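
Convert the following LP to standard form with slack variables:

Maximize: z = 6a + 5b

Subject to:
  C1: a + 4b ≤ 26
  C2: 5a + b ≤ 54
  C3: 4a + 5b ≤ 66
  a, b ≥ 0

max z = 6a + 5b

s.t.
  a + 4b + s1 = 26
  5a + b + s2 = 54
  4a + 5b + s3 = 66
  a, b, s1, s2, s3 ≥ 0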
——————————
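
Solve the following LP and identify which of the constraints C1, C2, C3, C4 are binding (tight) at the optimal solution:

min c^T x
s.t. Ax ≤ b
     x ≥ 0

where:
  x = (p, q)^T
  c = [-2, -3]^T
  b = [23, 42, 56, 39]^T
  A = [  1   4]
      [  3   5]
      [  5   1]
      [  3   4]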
——————————
What you will do. Say how many lines in the entries contain the string "following", and leave out everything else.

Answer to the exercise. 2